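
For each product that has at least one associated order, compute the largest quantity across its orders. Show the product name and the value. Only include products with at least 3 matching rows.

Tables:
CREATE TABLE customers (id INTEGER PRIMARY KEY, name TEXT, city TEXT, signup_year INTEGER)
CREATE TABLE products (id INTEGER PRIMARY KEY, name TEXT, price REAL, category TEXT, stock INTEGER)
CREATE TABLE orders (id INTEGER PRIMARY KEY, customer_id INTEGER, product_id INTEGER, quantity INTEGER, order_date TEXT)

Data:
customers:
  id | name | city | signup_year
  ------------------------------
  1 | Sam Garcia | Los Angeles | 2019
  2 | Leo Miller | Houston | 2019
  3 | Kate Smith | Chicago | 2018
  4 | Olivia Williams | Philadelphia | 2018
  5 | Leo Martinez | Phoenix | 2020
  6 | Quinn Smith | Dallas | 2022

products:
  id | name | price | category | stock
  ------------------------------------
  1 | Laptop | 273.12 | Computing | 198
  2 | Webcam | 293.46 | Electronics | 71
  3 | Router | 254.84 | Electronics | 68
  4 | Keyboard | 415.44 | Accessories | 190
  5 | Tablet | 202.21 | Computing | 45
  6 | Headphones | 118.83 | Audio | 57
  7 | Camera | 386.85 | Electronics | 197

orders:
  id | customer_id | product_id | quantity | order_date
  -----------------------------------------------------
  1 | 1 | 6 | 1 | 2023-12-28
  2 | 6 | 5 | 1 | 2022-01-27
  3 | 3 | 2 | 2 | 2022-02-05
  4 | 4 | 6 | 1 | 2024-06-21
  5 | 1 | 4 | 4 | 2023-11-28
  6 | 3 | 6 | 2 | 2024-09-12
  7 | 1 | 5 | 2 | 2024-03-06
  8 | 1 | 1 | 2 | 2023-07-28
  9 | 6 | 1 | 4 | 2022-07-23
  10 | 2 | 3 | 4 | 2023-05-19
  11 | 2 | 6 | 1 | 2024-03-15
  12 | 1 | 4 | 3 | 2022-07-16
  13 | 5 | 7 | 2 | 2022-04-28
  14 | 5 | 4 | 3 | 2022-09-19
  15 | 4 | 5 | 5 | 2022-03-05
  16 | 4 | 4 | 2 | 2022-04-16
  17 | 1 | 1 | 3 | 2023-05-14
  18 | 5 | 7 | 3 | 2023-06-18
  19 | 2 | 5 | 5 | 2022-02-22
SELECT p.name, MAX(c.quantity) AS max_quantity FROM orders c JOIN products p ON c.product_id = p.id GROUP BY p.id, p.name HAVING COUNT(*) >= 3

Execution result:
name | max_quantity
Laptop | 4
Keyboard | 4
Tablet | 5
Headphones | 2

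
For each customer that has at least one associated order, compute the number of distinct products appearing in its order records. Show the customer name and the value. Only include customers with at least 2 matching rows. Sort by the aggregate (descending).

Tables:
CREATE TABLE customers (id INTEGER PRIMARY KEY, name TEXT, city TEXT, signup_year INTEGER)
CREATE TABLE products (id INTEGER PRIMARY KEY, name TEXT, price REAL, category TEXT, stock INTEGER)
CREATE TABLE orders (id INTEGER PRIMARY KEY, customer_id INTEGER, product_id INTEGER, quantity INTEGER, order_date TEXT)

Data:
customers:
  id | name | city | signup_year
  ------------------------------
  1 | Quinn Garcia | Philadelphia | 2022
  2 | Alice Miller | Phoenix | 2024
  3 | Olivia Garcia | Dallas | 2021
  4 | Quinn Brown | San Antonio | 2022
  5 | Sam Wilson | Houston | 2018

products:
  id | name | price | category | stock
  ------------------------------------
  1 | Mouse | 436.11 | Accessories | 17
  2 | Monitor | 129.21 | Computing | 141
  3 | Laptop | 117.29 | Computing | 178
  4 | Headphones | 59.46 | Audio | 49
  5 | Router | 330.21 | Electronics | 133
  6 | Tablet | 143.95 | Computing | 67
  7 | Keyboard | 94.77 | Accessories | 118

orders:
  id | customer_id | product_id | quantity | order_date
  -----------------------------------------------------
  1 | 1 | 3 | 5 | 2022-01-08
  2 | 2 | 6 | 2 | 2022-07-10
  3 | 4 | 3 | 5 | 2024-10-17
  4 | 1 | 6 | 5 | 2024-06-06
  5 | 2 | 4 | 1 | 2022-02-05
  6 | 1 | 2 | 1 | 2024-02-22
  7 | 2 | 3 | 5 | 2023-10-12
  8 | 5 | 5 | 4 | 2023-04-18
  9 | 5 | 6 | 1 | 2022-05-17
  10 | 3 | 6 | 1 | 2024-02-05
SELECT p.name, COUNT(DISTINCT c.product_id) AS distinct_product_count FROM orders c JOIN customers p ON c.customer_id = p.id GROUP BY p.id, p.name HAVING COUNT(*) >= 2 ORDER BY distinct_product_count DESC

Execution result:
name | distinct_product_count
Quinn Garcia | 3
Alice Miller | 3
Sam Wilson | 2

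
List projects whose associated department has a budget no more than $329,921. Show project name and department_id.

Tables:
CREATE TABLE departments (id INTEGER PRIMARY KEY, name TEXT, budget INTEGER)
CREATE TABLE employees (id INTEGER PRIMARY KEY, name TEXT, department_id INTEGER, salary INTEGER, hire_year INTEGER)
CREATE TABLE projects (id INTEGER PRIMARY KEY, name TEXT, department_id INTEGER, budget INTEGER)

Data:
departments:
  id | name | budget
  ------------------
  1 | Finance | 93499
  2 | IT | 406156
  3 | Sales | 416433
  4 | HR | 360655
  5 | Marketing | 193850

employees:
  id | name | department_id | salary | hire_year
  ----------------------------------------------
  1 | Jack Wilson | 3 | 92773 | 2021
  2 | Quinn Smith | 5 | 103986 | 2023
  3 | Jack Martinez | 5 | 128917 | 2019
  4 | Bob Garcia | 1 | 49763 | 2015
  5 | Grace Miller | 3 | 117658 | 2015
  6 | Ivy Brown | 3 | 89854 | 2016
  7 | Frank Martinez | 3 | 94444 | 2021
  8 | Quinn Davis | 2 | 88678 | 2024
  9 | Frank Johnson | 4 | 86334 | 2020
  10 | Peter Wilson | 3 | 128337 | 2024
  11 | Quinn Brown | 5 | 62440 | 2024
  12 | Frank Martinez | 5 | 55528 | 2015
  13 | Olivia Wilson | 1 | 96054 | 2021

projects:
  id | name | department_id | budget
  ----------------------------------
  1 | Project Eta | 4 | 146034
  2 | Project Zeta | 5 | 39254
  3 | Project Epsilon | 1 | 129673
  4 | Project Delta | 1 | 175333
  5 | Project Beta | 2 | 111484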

::::

• Work instruction: What you return must match the listing exactly, with nothing missing.

• Solution for this problem:
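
For each product that has at least one associated order, compute the largest quantity across its orders. Show the product name and the value. Only include products with at least 3 matching rows.

Tables:
CREATE TABLE customers (id INTEGER PRIMARY KEY, name TEXT, city TEXT, signup_year INTEGER)
CREATE TABLE products (id INTEGER PRIMARY KEY, name TEXT, price REAL, category TEXT, stock INTEGER)
CREATE TABLE orders (id INTEGER PRIMARY KEY, customer_id INTEGER, product_id INTEGER, quantity INTEGER, order_date TEXT)

Data:
customers:
  id | name | city | signup_year
  ------------------------------
  1 | Sam Garcia | Los Angeles | 2019
  2 | Leo Miller | Houston | 2019
  3 | Kate Smith | Chicago | 2018
  4 | Olivia Williams | Philadelphia | 2018
  5 | Leo Martinez | Phoenix | 2020
  6 | Quinn Smith | Dallas | 2022

products:
  id | name | price | category | stock
  ------------------------------------
  1 | Laptop | 273.12 | Computing | 198
  2 | Webcam | 293.46 | Electronics | 71
  3 | Router | 254.84 | Electronics | 68
  4 | Keyboard | 415.44 | Accessories | 190
  5 | Tablet | 202.21 | Computing | 45
  6 | Headphones | 118.83 | Audio | 57
  7 | Camera | 386.85 | Electronics | 197

orders:
  id | customer_id | product_id | quantity | order_date
  -----------------------------------------------------
  1 | 1 | 6 | 1 | 2023-12-28
  2 | 6 | 5 | 1 | 2022-01-27
  3 | 3 | 2 | 2 | 2022-02-05
  4 | 4 | 6 | 1 | 2024-06-21
  5 | 1 | 4 | 4 | 2023-11-28
  6 | 3 | 6 | 2 | 2024-09-12
  7 | 1 | 5 | 2 | 2024-03-06
  8 | 1 | 1 | 2 | 2023-07-28
  9 | 6 | 1 | 4 | 2022-07-23
  10 | 2 | 3 | 4 | 2023-05-19
  11 | 2 | 6 | 1 | 2024-03-15
  12 | 1 | 4 | 3 | 2022-07-16
  13 | 5 | 7 | 2 | 2022-04-28
  14 | 5 | 4 | 3 | 2022-09-19
  15 | 4 | 5 | 5 | 2022-03-05
  16 | 4 | 4 | 2 | 2022-04-16
  17 | 1 | 1 | 3 | 2023-05-14
  18 | 5 | 7 | 3 | 2023-06-18
  19 | 2 | 5 | 5 | 2022-02-22
SELECT p.name, MAX(c.quantity) AS max_quantity FROM orders c JOIN products p ON c.product_id = p.id GROUP BY p.id, p.name HAVING COUNT(*) >= 3

Execution result:
name | max_quantity
Laptop | 4
Keyboard | 4
Tablet | 5
Headphones | 2

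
For each customer that has at least one associated order, compute the number of distinct products appearing in its order records. Show the customer name and the value. Only include customers with at least 2 matching rows. Sort by the aggregate (descending).

Tables:
CREATE TABLE customers (id INTEGER PRIMARY KEY, name TEXT, city TEXT, signup_year INTEGER)
CREATE TABLE products (id INTEGER PRIMARY KEY, name TEXT, price REAL, category TEXT, stock INTEGER)
CREATE TABLE orders (id INTEGER PRIMARY KEY, customer_id INTEGER, product_id INTEGER, quantity INTEGER, order_date TEXT)

Data:
customers:
  id | name | city | signup_year
  ------------------------------
  1 | Quinn Garcia | Philadelphia | 2022
  2 | Alice Miller | Phoenix | 2024
  3 | Olivia Garcia | Dallas | 2021
  4 | Quinn Brown | San Antonio | 2022
  5 | Sam Wilson | Houston | 2018

products:
  id | name | price | category | stock
  ------------------------------------
  1 | Mouse | 436.11 | Accessories | 17
  2 | Monitor | 129.21 | Computing | 141
  3 | Laptop | 117.29 | Computing | 178
  4 | Headphones | 59.46 | Audio | 49
  5 | Router | 330.21 | Electronics | 133
  6 | Tablet | 143.95 | Computing | 67
  7 | Keyboard | 94.77 | Accessories | 118

orders:
  id | customer_id | product_id | quantity | order_date
  -----------------------------------------------------
  1 | 1 | 3 | 5 | 2022-01-08
  2 | 2 | 6 | 2 | 2022-07-10
  3 | 4 | 3 | 5 | 2024-10-17
  4 | 1 | 6 | 5 | 2024-06-06
  5 | 2 | 4 | 1 | 2022-02-05
  6 | 1 | 2 | 1 | 2024-02-22
  7 | 2 | 3 | 5 | 2023-10-12
  8 | 5 | 5 | 4 | 2023-04-18
  9 | 5 | 6 | 1 | 2022-05-17
  10 | 3 | 6 | 1 | 2024-02-05
SELECT p.name, COUNT(DISTINCT c.product_id) AS distinct_product_count FROM orders c JOIN customers p ON c.customer_id = p.id GROUP BY p.id, p.name HAVING COUNT(*) >= 2 ORDER BY distinct_product_count DESC

Execution result:
name | distinct_product_count
Quinn Garcia | 3
Alice Miller | 3
Sam Wilson | 2

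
List projects whose associated department has a budget no more than $329,921. Show project name and department_id.

Tables:
CREATE TABLE departments (id INTEGER PRIMARY KEY, name TEXT, budget INTEGER)
CREATE TABLE employees (id INTEGER PRIMARY KEY, name TEXT, department_id INTEGER, salary INTEGER, hire_year INTEGER)
CREATE TABLE projects (id INTEGER PRIMARY KEY, name TEXT, department_id INTEGER, budget INTEGER)

Data:
departments:
  id | name | budget
  ------------------
  1 | Finance | 93499
  2 | IT | 406156
  3 | Sales | 416433
  4 | HR | 360655
  5 | Marketing | 193850

employees:
  id | name | department_id | salary | hire_year
  ----------------------------------------------
  1 | Jack Wilson | 3 | 92773 | 2021
  2 | Quinn Smith | 5 | 103986 | 2023
  3 | Jack Martinez | 5 | 128917 | 2019
  4 | Bob Garcia | 1 | 49763 | 2015
  5 | Grace Miller | 3 | 117658 | 2015
  6 | Ivy Brown | 3 | 89854 | 2016
  7 | Frank Martinez | 3 | 94444 | 2021
  8 | Quinn Davis | 2 | 88678 | 2024
  9 | Frank Johnson | 4 | 86334 | 2020
  10 | Peter Wilson | 3 | 128337 | 2024
  11 | Quinn Brown | 5 | 62440 | 2024
  12 | Frank Martinez | 5 | 55528 | 2015
  13 | Olivia Wilson | 1 | 96054 | 2021

projects:
  id | name | department_id | budget
  ----------------------------------
  1 | Project Eta | 4 | 146034
  2 | Project Zeta | 5 | 39254
  3 | Project Epsilon | 1 | 129673
  4 | Project Delta | 1 | 175333
  5 | Project Beta | 2 | 111484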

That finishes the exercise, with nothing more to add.